*What the task asks:* The data is to be retyped in full, exactly.

*Data provided:*
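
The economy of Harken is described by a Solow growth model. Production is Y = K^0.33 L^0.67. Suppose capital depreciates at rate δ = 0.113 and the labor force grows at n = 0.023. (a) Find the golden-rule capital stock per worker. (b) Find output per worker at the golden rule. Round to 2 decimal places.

Capital per worker breaks even when investment replaces (n + δ)·k; here n + δ = 0.136.
At the golden rule the marginal product of capital equals n+δ: 0.33·k^(0.33−1) = 0.136. Solving, k_gold = (0.33/0.136)^(1/0.67) ≈ 3.7548.
y_gold = 3.7548^0.33 ≈ 1.5474.

(a) k_gold ≈ 3.75; (b) y_gold ≈ 1.55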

*Exercise answer:*
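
The economy of Harken is described by a Solow growth model. Production is Y = K^0.33 L^0.67. Suppose capital depreciates at rate δ = 0.113 and the labor force grows at n = 0.023. (a) Find the golden-rule capital stock per worker. (b) Find output per worker at the golden rule. Round to 2 decimal places.

Capital per worker breaks even when investment replaces (n + δ)·k; here n + δ = 0.136.
At the golden rule the marginal product of capital equals n+δ: 0.33·k^(0.33−1) = 0.136. Solving, k_gold = (0.33/0.136)^(1/0.67) ≈ 3.7548.
y_gold = 3.7548^0.33 ≈ 1.5474.

(a) k_gold ≈ 3.75; (b) y_gold ≈ 1.55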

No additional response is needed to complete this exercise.